* _Your objective_: Nothing but the lines from the one that contains "this subtraction set?" through the end of the listing should appear, set down exactly.

------------------------

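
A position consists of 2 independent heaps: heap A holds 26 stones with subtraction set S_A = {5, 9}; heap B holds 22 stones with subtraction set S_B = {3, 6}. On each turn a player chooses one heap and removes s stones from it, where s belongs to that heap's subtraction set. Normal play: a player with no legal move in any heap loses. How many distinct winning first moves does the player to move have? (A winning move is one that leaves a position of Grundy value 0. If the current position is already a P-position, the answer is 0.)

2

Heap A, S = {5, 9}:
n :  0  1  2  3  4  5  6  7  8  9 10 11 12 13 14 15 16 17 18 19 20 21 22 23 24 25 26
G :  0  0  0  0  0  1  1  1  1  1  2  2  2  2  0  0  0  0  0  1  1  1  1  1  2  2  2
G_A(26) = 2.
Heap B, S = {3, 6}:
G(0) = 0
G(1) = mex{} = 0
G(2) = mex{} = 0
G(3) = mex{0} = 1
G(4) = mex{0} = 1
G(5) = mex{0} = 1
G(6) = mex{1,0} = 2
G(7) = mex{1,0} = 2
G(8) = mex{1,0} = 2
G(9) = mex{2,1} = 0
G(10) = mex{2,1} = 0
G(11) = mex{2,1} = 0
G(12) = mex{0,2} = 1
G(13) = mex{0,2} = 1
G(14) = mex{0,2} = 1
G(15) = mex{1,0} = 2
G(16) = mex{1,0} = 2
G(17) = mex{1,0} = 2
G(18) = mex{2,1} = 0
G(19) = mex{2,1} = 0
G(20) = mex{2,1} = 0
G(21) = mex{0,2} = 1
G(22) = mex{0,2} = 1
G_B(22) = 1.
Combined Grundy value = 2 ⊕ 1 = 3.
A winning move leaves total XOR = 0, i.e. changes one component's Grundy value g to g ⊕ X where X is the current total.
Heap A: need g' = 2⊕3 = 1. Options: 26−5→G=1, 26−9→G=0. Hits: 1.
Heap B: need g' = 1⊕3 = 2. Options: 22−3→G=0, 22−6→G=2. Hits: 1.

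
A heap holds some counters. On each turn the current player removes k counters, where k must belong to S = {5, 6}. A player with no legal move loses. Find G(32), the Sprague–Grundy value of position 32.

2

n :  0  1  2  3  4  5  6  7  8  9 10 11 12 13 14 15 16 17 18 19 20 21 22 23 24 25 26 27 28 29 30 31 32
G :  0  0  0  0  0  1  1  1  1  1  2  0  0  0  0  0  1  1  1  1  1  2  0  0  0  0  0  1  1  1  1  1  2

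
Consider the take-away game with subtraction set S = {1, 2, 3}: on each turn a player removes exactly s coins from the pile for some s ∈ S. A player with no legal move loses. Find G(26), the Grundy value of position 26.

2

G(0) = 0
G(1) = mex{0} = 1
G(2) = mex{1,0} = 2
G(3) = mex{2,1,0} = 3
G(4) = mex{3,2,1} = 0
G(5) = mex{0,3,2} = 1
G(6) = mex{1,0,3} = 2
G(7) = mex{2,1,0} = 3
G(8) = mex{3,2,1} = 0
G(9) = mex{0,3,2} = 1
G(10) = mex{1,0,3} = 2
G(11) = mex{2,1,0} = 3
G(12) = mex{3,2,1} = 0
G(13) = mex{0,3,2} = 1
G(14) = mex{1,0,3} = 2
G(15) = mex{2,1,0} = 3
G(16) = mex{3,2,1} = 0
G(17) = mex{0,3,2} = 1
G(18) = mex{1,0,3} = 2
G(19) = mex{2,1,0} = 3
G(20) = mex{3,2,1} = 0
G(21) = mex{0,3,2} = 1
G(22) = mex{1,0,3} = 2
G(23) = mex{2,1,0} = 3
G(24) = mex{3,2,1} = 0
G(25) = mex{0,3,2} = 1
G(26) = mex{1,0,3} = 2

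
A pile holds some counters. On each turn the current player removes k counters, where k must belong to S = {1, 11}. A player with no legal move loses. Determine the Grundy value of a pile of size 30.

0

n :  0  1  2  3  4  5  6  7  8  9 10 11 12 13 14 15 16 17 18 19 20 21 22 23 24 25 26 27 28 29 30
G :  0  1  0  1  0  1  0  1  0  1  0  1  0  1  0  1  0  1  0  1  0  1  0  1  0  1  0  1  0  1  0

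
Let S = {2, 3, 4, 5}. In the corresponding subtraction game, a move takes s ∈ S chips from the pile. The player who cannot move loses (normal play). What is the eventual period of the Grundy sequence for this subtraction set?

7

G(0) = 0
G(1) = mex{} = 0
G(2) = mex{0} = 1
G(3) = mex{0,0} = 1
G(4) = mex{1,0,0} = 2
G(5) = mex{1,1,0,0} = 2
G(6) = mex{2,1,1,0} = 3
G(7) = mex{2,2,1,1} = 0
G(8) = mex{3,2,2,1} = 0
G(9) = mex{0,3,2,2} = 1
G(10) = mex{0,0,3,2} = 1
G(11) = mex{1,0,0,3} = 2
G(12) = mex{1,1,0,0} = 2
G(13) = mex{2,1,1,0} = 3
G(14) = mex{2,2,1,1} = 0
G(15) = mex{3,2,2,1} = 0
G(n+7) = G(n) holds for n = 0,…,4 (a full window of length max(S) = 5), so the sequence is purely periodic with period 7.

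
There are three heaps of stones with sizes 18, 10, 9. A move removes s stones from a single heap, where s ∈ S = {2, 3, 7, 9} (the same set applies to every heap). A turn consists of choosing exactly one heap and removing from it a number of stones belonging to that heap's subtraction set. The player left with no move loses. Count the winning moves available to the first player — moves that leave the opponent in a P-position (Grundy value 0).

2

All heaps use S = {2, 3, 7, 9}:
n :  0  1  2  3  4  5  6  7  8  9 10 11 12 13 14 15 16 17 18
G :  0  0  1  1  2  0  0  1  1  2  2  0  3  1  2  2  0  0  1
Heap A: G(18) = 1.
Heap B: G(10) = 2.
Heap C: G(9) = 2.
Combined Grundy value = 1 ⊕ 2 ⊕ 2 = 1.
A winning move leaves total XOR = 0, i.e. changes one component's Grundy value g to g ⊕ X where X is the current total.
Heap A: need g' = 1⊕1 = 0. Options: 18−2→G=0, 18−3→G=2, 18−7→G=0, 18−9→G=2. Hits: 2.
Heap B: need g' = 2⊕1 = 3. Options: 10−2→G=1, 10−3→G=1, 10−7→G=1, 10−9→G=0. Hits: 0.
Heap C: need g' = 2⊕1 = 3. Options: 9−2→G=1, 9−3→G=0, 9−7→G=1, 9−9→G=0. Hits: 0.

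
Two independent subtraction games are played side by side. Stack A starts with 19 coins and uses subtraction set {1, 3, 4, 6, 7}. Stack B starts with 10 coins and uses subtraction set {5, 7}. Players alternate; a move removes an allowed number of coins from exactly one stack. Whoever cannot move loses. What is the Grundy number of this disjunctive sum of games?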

------------------------

* _Solution for this task_:
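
Let S = {2, 3, 4, 5}. In the corresponding subtraction game, a move takes s ∈ S chips from the pile. The player who cannot move loses (normal play). What is the eventual period of the Grundy sequence for this subtraction set?

7

G(0) = 0
G(1) = mex{} = 0
G(2) = mex{0} = 1
G(3) = mex{0,0} = 1
G(4) = mex{1,0,0} = 2
G(5) = mex{1,1,0,0} = 2
G(6) = mex{2,1,1,0} = 3
G(7) = mex{2,2,1,1} = 0
G(8) = mex{3,2,2,1} = 0
G(9) = mex{0,3,2,2} = 1
G(10) = mex{0,0,3,2} = 1
G(11) = mex{1,0,0,3} = 2
G(12) = mex{1,1,0,0} = 2
G(13) = mex{2,1,1,0} = 3
G(14) = mex{2,2,1,1} = 0
G(15) = mex{3,2,2,1} = 0
G(n+7) = G(n) holds for n = 0,…,4 (a full window of length max(S) = 5), so the sequence is purely periodic with period 7.

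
There are three heaps of stones with sizes 18, 10, 9. A move removes s stones from a single heap, where s ∈ S = {2, 3, 7, 9} (the same set applies to every heap). A turn consists of choosing exactly one heap and removing from it a number of stones belonging to that heap's subtraction set. The player left with no move loses. Count the winning moves available to the first player — moves that leave the opponent in a P-position (Grundy value 0).

2

All heaps use S = {2, 3, 7, 9}:
n :  0  1  2  3  4  5  6  7  8  9 10 11 12 13 14 15 16 17 18
G :  0  0  1  1  2  0  0  1  1  2  2  0  3  1  2  2  0  0  1
Heap A: G(18) = 1.
Heap B: G(10) = 2.
Heap C: G(9) = 2.
Combined Grundy value = 1 ⊕ 2 ⊕ 2 = 1.
A winning move leaves total XOR = 0, i.e. changes one component's Grundy value g to g ⊕ X where X is the current total.
Heap A: need g' = 1⊕1 = 0. Options: 18−2→G=0, 18−3→G=2, 18−7→G=0, 18−9→G=2. Hits: 2.
Heap B: need g' = 2⊕1 = 3. Options: 10−2→G=1, 10−3→G=1, 10−7→G=1, 10−9→G=0. Hits: 0.
Heap C: need g' = 2⊕1 = 3. Options: 9−2→G=1, 9−3→G=0, 9−7→G=1, 9−9→G=0. Hits: 0.

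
Two independent subtraction games are played side by side. Stack A starts with 19 coins and uses subtraction set {1, 3, 4, 6, 7}. Stack B starts with 10 coins and uses subtraction set {5, 7}. Players alternate; a move removes an allowed number of coins from exactly one stack. Whoever cannot move loses. What is the Grundy number of this disjunctive sum of games?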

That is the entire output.